(SUPPLIED INFORMATION)

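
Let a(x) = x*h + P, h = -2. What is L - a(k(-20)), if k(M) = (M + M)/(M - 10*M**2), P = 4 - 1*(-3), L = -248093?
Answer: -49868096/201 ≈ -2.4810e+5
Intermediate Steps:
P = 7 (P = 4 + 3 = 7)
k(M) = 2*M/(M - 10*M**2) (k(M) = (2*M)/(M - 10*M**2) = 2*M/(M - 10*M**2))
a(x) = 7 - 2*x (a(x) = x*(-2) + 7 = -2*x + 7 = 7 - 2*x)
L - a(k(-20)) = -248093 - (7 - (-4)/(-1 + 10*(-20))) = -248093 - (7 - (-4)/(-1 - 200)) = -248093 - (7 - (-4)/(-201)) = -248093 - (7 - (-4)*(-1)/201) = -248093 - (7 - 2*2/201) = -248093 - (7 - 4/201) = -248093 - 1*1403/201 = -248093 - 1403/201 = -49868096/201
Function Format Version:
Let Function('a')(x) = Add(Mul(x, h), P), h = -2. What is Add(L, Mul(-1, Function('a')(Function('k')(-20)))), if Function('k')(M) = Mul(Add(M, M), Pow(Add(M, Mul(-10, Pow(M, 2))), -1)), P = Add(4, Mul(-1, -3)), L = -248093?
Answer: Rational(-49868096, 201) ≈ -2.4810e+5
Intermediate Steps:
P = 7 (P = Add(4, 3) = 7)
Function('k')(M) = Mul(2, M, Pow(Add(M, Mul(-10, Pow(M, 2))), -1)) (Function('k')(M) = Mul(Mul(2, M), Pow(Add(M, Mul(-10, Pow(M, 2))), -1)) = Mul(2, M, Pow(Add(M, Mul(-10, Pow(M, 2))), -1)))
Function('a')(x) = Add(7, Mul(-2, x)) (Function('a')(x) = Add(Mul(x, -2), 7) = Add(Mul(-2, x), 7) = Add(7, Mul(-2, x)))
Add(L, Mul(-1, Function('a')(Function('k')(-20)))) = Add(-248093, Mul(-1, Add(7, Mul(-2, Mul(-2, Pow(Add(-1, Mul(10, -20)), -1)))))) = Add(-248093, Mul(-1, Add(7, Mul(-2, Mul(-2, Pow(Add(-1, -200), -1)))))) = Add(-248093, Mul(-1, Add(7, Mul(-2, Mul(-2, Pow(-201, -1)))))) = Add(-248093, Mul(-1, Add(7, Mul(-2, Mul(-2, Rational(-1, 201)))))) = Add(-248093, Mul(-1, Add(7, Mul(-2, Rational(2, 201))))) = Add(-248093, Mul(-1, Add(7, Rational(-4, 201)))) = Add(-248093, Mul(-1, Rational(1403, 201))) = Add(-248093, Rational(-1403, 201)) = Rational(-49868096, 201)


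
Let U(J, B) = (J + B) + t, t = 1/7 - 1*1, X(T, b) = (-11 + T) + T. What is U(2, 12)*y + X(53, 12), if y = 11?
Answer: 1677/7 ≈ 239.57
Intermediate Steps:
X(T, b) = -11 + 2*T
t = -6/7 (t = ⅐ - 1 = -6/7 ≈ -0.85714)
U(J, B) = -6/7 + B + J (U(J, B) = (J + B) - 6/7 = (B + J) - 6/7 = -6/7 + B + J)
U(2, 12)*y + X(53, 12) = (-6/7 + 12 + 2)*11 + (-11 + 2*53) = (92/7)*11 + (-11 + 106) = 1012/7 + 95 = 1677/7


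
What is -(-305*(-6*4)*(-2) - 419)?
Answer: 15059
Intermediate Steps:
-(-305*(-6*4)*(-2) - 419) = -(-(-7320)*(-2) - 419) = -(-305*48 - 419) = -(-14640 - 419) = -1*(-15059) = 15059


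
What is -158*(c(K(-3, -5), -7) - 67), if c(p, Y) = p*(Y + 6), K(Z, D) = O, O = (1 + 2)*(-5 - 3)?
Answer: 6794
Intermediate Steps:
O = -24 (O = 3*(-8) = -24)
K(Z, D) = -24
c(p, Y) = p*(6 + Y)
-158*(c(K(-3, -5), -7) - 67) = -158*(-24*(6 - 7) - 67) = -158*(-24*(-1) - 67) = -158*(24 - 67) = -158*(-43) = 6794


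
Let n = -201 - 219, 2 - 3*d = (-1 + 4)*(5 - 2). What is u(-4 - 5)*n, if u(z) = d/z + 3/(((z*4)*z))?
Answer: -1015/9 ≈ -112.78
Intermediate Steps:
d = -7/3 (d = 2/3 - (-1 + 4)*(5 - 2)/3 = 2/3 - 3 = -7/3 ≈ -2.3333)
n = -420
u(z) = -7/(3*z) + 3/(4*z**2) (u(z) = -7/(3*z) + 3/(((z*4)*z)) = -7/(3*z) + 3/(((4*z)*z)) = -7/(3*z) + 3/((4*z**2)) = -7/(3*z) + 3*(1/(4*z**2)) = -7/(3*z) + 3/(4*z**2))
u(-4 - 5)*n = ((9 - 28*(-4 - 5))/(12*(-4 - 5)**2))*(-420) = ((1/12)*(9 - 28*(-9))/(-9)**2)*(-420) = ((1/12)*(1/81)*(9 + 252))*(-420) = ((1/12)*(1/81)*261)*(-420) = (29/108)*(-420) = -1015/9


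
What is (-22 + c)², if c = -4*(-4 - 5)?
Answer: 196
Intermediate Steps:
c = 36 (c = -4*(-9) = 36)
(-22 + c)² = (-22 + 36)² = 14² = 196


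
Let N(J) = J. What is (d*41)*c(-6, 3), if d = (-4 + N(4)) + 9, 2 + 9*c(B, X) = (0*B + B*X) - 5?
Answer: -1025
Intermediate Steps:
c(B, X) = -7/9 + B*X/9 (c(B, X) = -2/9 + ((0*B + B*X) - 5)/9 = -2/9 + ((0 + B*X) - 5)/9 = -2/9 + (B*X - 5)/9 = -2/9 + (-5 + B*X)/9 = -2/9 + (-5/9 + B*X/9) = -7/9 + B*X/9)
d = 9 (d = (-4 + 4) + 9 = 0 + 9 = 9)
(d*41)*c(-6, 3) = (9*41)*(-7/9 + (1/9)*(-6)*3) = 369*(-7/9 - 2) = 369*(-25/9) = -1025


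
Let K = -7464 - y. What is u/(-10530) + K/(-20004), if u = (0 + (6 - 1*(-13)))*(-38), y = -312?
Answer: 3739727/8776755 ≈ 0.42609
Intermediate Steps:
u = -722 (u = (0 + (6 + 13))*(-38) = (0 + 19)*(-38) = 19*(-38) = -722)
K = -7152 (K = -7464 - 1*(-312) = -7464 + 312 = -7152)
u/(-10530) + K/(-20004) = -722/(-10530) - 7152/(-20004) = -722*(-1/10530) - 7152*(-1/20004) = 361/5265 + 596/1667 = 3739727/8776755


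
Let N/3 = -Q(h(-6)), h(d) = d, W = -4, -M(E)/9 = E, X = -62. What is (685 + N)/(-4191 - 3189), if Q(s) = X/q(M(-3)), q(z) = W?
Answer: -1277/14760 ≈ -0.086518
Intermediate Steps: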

(End SUPPLIED INFORMATION)

WORK INSTRUCTION —
Pull every line with the string "Answer" out of the material.

YOUR RESPONSE —
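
Answer: -49868096/201 ≈ -2.4810e+5
Answer: Rational(-49868096, 201) ≈ -2.4810e+5
Answer: 1677/7 ≈ 239.57
Answer: 15059
Answer: 6794
Answer: -1015/9 ≈ -112.78
Answer: 196
Answer: -1025
Answer: 3739727/8776755 ≈ 0.42609
Answer: -1277/14760 ≈ -0.086518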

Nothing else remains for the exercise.